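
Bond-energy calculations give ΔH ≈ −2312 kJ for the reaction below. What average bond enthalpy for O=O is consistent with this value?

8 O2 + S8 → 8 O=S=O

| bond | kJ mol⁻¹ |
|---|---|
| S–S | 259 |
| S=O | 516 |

Let D be the O=O bond energy.
Σ(broken) = 8×D + 8×259 = 2072 + 8D
Σ(formed) = 16×516 = 8256
ΔH = Σ(broken) − Σ(formed) = (2072 + 8D) − (8256) = −6184 + 8D
Setting this equal to −2312 kJ gives 8D = 3872, so D = 484 kJ/mol.

D(O=O) ≈ 484 kJ/mol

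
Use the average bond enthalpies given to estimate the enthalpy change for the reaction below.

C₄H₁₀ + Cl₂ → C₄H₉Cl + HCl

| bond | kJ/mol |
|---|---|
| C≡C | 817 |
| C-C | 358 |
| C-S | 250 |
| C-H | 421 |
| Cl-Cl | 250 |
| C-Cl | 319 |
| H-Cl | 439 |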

PROBLEM TO SOLVE:
Copy all lines from the material that hold "below".

SOLUTION FOR THIS PROBLEM:
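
Bond-energy calculations give ΔH ≈ −2312 kJ for the reaction below. What average bond enthalpy for O=O is consistent with this value?
Use the average bond enthalpies given to estimate the enthalpy change for the reaction below.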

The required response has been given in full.